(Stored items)
• • • • •
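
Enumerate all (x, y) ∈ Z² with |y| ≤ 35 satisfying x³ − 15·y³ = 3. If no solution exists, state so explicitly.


The equation is x³ - 15y³ = 3. For fixed y, x³ = 15·y³ + 3, so a solution requires the RHS to be a perfect cube.
Strategy: iterate y from -35 to 35, compute RHS = 15·y³ + 3, and check whether it is a (positive or negative) perfect cube.
Check small values of y:
  y = 0: RHS = 3 is not a perfect cube.
  y = 1: RHS = 18 is not a perfect cube.
  y = -1: RHS = -12 is not a perfect cube.
  y = 2: RHS = 123 is not a perfect cube.
  y = -2: RHS = -117 is not a perfect cube.
  y = 3: RHS = 408 is not a perfect cube.
  y = -3: RHS = -402 is not a perfect cube.
Continuing the search up to |y| = 35 finds no solutions either.
No (x, y) in the scanned range satisfies the equation.

No integer solutions with |y| ≤ 35.


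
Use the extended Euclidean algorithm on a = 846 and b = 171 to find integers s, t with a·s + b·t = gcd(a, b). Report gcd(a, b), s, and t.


Euclidean algorithm on (846, 171) — divide until remainder is 0:
  846 = 4 · 171 + 162
  171 = 1 · 162 + 9
  162 = 18 · 9 + 0
gcd(846, 171) = 9.
Track Bezout coefficients alongside the remainders: start with r₀ = 846 = a·1 + b·0 (s = 1, t = 0) and r₁ = 171 = a·0 + b·1 (s = 0, t = 1); each new remainder r_{k+1} = r_{k-1} − q_k·r_k inherits s_{k+1} = s_{k-1} − q_k·s_k, t_{k+1} = t_{k-1} − q_k·t_k, so r_k = a·s_k + b·t_k at every step:
  q = 4: r = 162, s = 1 − 4·0 = 1, t = 0 − 4·1 = -4  (check: 846·1 + 171·(-4) = 162)
  q = 1: r = 9, s = 0 − 1·1 = -1, t = 1 − 1·(-4) = 5  (check: 846·(-1) + 171·5 = 9)
The row with r = 9 (the gcd) gives the Bezout coefficients s = -1, t = 5.
Result: 846 · (-1) + 171 · (5) = 9.

gcd(846, 171) = 9; s = -1, t = 5 (check: 846·(-1) + 171·5 = 9).


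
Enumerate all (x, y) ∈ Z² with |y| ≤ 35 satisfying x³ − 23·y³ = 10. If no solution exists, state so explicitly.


The equation is x³ - 23y³ = 10. For fixed y, x³ = 23·y³ + 10, so a solution requires the RHS to be a perfect cube.
Strategy: iterate y from -35 to 35, compute RHS = 23·y³ + 10, and check whether it is a (positive or negative) perfect cube.
Check small values of y:
  y = 0: RHS = 10 is not a perfect cube.
  y = 1: RHS = 33 is not a perfect cube.
  y = -1: RHS = -13 is not a perfect cube.
  y = 2: RHS = 194 is not a perfect cube.
  y = -2: RHS = -174 is not a perfect cube.
  y = 3: RHS = 631 is not a perfect cube.
  y = -3: RHS = -611 is not a perfect cube.
Continuing the search up to |y| = 35 finds no solutions either.
No (x, y) in the scanned range satisfies the equation.

No integer solutions with |y| ≤ 35.


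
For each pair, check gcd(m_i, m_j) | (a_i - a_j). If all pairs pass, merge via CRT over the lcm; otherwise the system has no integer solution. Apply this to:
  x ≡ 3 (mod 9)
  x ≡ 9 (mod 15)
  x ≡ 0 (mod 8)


Moduli 9, 15, 8 are not pairwise coprime, so CRT works modulo lcm(m_i) when all pairwise compatibility conditions hold.
Pairwise compatibility: gcd(m_i, m_j) must divide a_i - a_j for every pair.
Merge one congruence at a time:
  Start: x ≡ 3 (mod 9).
  Combine with x ≡ 9 (mod 15): gcd(9, 15) = 3; 9 - 3 = 6, which IS divisible by 3, so compatible.
    Write x = 3 + 9·t and substitute into x ≡ 9 (mod 15): 9·t ≡ 9 − 3 = 6 (mod 15).
    Divide the congruence (and modulus) by g = 3: 3·t ≡ 2 (mod 5).
    The inverse of 3 mod 5 is 2 (since 3·2 = 6 = 1·5 + 1), so t ≡ 2·2 = 4 ≡ 4 (mod 5).
    Then x = 3 + 9·4 = 39, valid modulo lcm(9, 15) = 45: x ≡ 39 (mod 45).
  Combine with x ≡ 0 (mod 8): gcd(45, 8) = 1; 0 - 39 = -39, which IS divisible by 1, so compatible.
    Write x = 39 + 45·t and substitute into x ≡ 0 (mod 8): 45·t ≡ 0 − 39 = -39 (mod 8).
    Reduce coefficients mod 8: 5·t ≡ 1 (mod 8).
    The inverse of 5 mod 8 is 5 (since 5·5 = 25 = 3·8 + 1), so t ≡ 5·1 = 5 ≡ 5 (mod 8).
    Then x = 39 + 45·5 = 264, valid modulo lcm(45, 8) = 360: x ≡ 264 (mod 360).
Verify: 264 mod 9 = 3, 264 mod 15 = 9, 264 mod 8 = 0.

x ≡ 264 (mod 360).


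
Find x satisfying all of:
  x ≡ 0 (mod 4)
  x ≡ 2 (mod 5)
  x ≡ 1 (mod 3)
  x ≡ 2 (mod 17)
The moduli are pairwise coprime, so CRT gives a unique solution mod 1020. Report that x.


Product of moduli M = 4 · 5 · 3 · 17 = 1020.
Merge one congruence at a time:
  Start: x ≡ 0 (mod 4).
  Combine with x ≡ 2 (mod 5); new modulus lcm = 20.
    Write x = 0 + 4·t and substitute into x ≡ 2 (mod 5): 4·t ≡ 2 − 0 = 2 (mod 5).
    The inverse of 4 mod 5 is 4 (since 4·4 = 16 = 3·5 + 1), so t ≡ 4·2 = 8 ≡ 3 (mod 5).
    Then x = 0 + 4·3 = 12, valid modulo lcm(4, 5) = 20: x ≡ 12 (mod 20).
  Combine with x ≡ 1 (mod 3); new modulus lcm = 60.
    Write x = 12 + 20·t and substitute into x ≡ 1 (mod 3): 20·t ≡ 1 − 12 = -11 (mod 3).
    Reduce coefficients mod 3: 2·t ≡ 1 (mod 3).
    The inverse of 2 mod 3 is 2 (since 2·2 = 4 = 1·3 + 1), so t ≡ 2·1 = 2 ≡ 2 (mod 3).
    Then x = 12 + 20·2 = 52, valid modulo lcm(20, 3) = 60: x ≡ 52 (mod 60).
  Combine with x ≡ 2 (mod 17); new modulus lcm = 1020.
    Write x = 52 + 60·t and substitute into x ≡ 2 (mod 17): 60·t ≡ 2 − 52 = -50 (mod 17).
    Reduce coefficients mod 17: 9·t ≡ 1 (mod 17).
    The inverse of 9 mod 17 is 2 (since 9·2 = 18 = 1·17 + 1), so t ≡ 2·1 = 2 ≡ 2 (mod 17).
    Then x = 52 + 60·2 = 172, valid modulo lcm(60, 17) = 1020: x ≡ 172 (mod 1020).
Verify against each original: 172 mod 4 = 0, 172 mod 5 = 2, 172 mod 3 = 1, 172 mod 17 = 2.

x ≡ 172 (mod 1020).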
• • • • •
Your instructions |
An exact, complete copy of the records is the expected answer.

Expected answer |
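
Enumerate all (x, y) ∈ Z² with |y| ≤ 35 satisfying x³ − 15·y³ = 3. If no solution exists, state so explicitly.


The equation is x³ - 15y³ = 3. For fixed y, x³ = 15·y³ + 3, so a solution requires the RHS to be a perfect cube.
Strategy: iterate y from -35 to 35, compute RHS = 15·y³ + 3, and check whether it is a (positive or negative) perfect cube.
Check small values of y:
  y = 0: RHS = 3 is not a perfect cube.
  y = 1: RHS = 18 is not a perfect cube.
  y = -1: RHS = -12 is not a perfect cube.
  y = 2: RHS = 123 is not a perfect cube.
  y = -2: RHS = -117 is not a perfect cube.
  y = 3: RHS = 408 is not a perfect cube.
  y = -3: RHS = -402 is not a perfect cube.
Continuing the search up to |y| = 35 finds no solutions either.
No (x, y) in the scanned range satisfies the equation.

No integer solutions with |y| ≤ 35.


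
Use the extended Euclidean algorithm on a = 846 and b = 171 to find integers s, t with a·s + b·t = gcd(a, b). Report gcd(a, b), s, and t.


Euclidean algorithm on (846, 171) — divide until remainder is 0:
  846 = 4 · 171 + 162
  171 = 1 · 162 + 9
  162 = 18 · 9 + 0
gcd(846, 171) = 9.
Track Bezout coefficients alongside the remainders: start with r₀ = 846 = a·1 + b·0 (s = 1, t = 0) and r₁ = 171 = a·0 + b·1 (s = 0, t = 1); each new remainder r_{k+1} = r_{k-1} − q_k·r_k inherits s_{k+1} = s_{k-1} − q_k·s_k, t_{k+1} = t_{k-1} − q_k·t_k, so r_k = a·s_k + b·t_k at every step:
  q = 4: r = 162, s = 1 − 4·0 = 1, t = 0 − 4·1 = -4  (check: 846·1 + 171·(-4) = 162)
  q = 1: r = 9, s = 0 − 1·1 = -1, t = 1 − 1·(-4) = 5  (check: 846·(-1) + 171·5 = 9)
The row with r = 9 (the gcd) gives the Bezout coefficients s = -1, t = 5.
Result: 846 · (-1) + 171 · (5) = 9.

gcd(846, 171) = 9; s = -1, t = 5 (check: 846·(-1) + 171·5 = 9).


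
Enumerate all (x, y) ∈ Z² with |y| ≤ 35 satisfying x³ − 23·y³ = 10. If no solution exists, state so explicitly.


The equation is x³ - 23y³ = 10. For fixed y, x³ = 23·y³ + 10, so a solution requires the RHS to be a perfect cube.
Strategy: iterate y from -35 to 35, compute RHS = 23·y³ + 10, and check whether it is a (positive or negative) perfect cube.
Check small values of y:
  y = 0: RHS = 10 is not a perfect cube.
  y = 1: RHS = 33 is not a perfect cube.
  y = -1: RHS = -13 is not a perfect cube.
  y = 2: RHS = 194 is not a perfect cube.
  y = -2: RHS = -174 is not a perfect cube.
  y = 3: RHS = 631 is not a perfect cube.
  y = -3: RHS = -611 is not a perfect cube.
Continuing the search up to |y| = 35 finds no solutions either.
No (x, y) in the scanned range satisfies the equation.

No integer solutions with |y| ≤ 35.


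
For each pair, check gcd(m_i, m_j) | (a_i - a_j). If all pairs pass, merge via CRT over the lcm; otherwise the system has no integer solution. Apply this to:
  x ≡ 3 (mod 9)
  x ≡ 9 (mod 15)
  x ≡ 0 (mod 8)


Moduli 9, 15, 8 are not pairwise coprime, so CRT works modulo lcm(m_i) when all pairwise compatibility conditions hold.
Pairwise compatibility: gcd(m_i, m_j) must divide a_i - a_j for every pair.
Merge one congruence at a time:
  Start: x ≡ 3 (mod 9).
  Combine with x ≡ 9 (mod 15): gcd(9, 15) = 3; 9 - 3 = 6, which IS divisible by 3, so compatible.
    Write x = 3 + 9·t and substitute into x ≡ 9 (mod 15): 9·t ≡ 9 − 3 = 6 (mod 15).
    Divide the congruence (and modulus) by g = 3: 3·t ≡ 2 (mod 5).
    The inverse of 3 mod 5 is 2 (since 3·2 = 6 = 1·5 + 1), so t ≡ 2·2 = 4 ≡ 4 (mod 5).
    Then x = 3 + 9·4 = 39, valid modulo lcm(9, 15) = 45: x ≡ 39 (mod 45).
  Combine with x ≡ 0 (mod 8): gcd(45, 8) = 1; 0 - 39 = -39, which IS divisible by 1, so compatible.
    Write x = 39 + 45·t and substitute into x ≡ 0 (mod 8): 45·t ≡ 0 − 39 = -39 (mod 8).
    Reduce coefficients mod 8: 5·t ≡ 1 (mod 8).
    The inverse of 5 mod 8 is 5 (since 5·5 = 25 = 3·8 + 1), so t ≡ 5·1 = 5 ≡ 5 (mod 8).
    Then x = 39 + 45·5 = 264, valid modulo lcm(45, 8) = 360: x ≡ 264 (mod 360).
Verify: 264 mod 9 = 3, 264 mod 15 = 9, 264 mod 8 = 0.

x ≡ 264 (mod 360).


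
Find x satisfying all of:
  x ≡ 0 (mod 4)
  x ≡ 2 (mod 5)
  x ≡ 1 (mod 3)
  x ≡ 2 (mod 17)
The moduli are pairwise coprime, so CRT gives a unique solution mod 1020. Report that x.


Product of moduli M = 4 · 5 · 3 · 17 = 1020.
Merge one congruence at a time:
  Start: x ≡ 0 (mod 4).
  Combine with x ≡ 2 (mod 5); new modulus lcm = 20.
    Write x = 0 + 4·t and substitute into x ≡ 2 (mod 5): 4·t ≡ 2 − 0 = 2 (mod 5).
    The inverse of 4 mod 5 is 4 (since 4·4 = 16 = 3·5 + 1), so t ≡ 4·2 = 8 ≡ 3 (mod 5).
    Then x = 0 + 4·3 = 12, valid modulo lcm(4, 5) = 20: x ≡ 12 (mod 20).
  Combine with x ≡ 1 (mod 3); new modulus lcm = 60.
    Write x = 12 + 20·t and substitute into x ≡ 1 (mod 3): 20·t ≡ 1 − 12 = -11 (mod 3).
    Reduce coefficients mod 3: 2·t ≡ 1 (mod 3).
    The inverse of 2 mod 3 is 2 (since 2·2 = 4 = 1·3 + 1), so t ≡ 2·1 = 2 ≡ 2 (mod 3).
    Then x = 12 + 20·2 = 52, valid modulo lcm(20, 3) = 60: x ≡ 52 (mod 60).
  Combine with x ≡ 2 (mod 17); new modulus lcm = 1020.
    Write x = 52 + 60·t and substitute into x ≡ 2 (mod 17): 60·t ≡ 2 − 52 = -50 (mod 17).
    Reduce coefficients mod 17: 9·t ≡ 1 (mod 17).
    The inverse of 9 mod 17 is 2 (since 9·2 = 18 = 1·17 + 1), so t ≡ 2·1 = 2 ≡ 2 (mod 17).
    Then x = 52 + 60·2 = 172, valid modulo lcm(60, 17) = 1020: x ≡ 172 (mod 1020).
Verify against each original: 172 mod 4 = 0, 172 mod 5 = 2, 172 mod 3 = 1, 172 mod 17 = 2.

x ≡ 172 (mod 1020).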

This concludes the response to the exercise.